-- Given data follows --

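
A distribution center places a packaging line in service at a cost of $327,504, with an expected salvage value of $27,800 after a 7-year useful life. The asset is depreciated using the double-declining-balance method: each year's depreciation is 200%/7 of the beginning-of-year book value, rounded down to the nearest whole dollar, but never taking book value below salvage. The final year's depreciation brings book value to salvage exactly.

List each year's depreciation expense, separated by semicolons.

$93,572; $66,837; $47,741; $34,101; $24,358; $17,398; $15,697

Depreciable base = $327,504 − $27,800 = $299,704.
Year 1: ⌊$327,504 × 200%/7⌋ = $93,572. Book value $233,932.
Year 2: ⌊$233,932 × 200%/7⌋ = $66,837. Book value $167,095.
Year 3: ⌊$167,095 × 200%/7⌋ = $47,741. Book value $119,354.
Year 4: ⌊$119,354 × 200%/7⌋ = $34,101. Book value $85,253.
Year 5: ⌊$85,253 × 200%/7⌋ = $24,358. Book value $60,895.
Year 6: ⌊$60,895 × 200%/7⌋ = $17,398. Book value $43,497.
Year 7 (final): $43,497 − $27,800 = $15,697. Book value $27,800.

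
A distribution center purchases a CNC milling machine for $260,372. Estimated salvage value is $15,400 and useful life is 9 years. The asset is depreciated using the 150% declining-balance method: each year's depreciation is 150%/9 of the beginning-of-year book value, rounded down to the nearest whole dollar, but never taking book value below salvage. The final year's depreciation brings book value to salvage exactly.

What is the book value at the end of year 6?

Depreciable base = $260,372 − $15,400 = $244,972.
Year 1: ⌊$260,372 × 150%/9⌋ = $43,395. Book value $216,977.
Year 2: ⌊$216,977 × 150%/9⌋ = $36,162. Book value $180,815.
Year 3: ⌊$180,815 × 150%/9⌋ = $30,135. Book value $150,680.
Year 4: ⌊$150,680 × 150%/9⌋ = $25,113. Book value $125,567.
Year 5: ⌊$125,567 × 150%/9⌋ = $20,927. Book value $104,640.
Year 6: ⌊$104,640 × 150%/9⌋ = $17,440. Book value $87,200.

$87,200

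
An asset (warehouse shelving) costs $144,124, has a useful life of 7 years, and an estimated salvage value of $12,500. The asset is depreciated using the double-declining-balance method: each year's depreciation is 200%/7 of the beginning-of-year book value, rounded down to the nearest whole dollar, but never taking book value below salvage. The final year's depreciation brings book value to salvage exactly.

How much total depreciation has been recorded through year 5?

$117,325

Depreciable base = $144,124 − $12,500 = $131,624.
Year 1: ⌊$144,124 × 200%/7⌋ = $41,178. Book value $102,946.
Year 2: ⌊$102,946 × 200%/7⌋ = $29,413. Book value $73,533.
Year 3: ⌊$73,533 × 200%/7⌋ = $21,009. Book value $52,524.
Year 4: ⌊$52,524 × 200%/7⌋ = $15,006. Book value $37,518.
Year 5: ⌊$37,518 × 200%/7⌋ = $10,719. Book value $26,799.
Accumulated through year 5 = $144,124 − $26,799 = $117,325.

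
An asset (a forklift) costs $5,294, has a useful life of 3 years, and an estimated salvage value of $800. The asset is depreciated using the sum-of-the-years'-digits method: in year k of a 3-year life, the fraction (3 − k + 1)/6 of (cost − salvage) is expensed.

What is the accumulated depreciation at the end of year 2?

$3,745

Depreciable base = $5,294 − $800 = $4,494.
Sum of the years' digits = 3+2+1 = 6.
Year 1: $4,494 × 3/6 = $2,247. Book value $3,047.
Year 2: $4,494 × 2/6 = $1,498. Book value $1,549.
Accumulated through year 2 = $5,294 − $1,549 = $3,745.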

-- Given data concluded --

- **Task details**
From the data, pick out every line that includes "distribution".

- **Task response**
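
A distribution center places a packaging line in service at a cost of $327,504, with an expected salvage value of $27,800 after a 7-year useful life. The asset is depreciated using the double-declining-balance method: each year's depreciation is 200%/7 of the beginning-of-year book value, rounded down to the nearest whole dollar, but never taking book value below salvage. The final year's depreciation brings book value to salvage exactly.
A distribution center purchases a CNC milling machine for $260,372. Estimated salvage value is $15,400 and useful life is 9 years. The asset is depreciated using the 150% declining-balance method: each year's depreciation is 150%/9 of the beginning-of-year book value, rounded down to the nearest whole dollar, but never taking book value below salvage. The final year's depreciation brings book value to salvage exactly.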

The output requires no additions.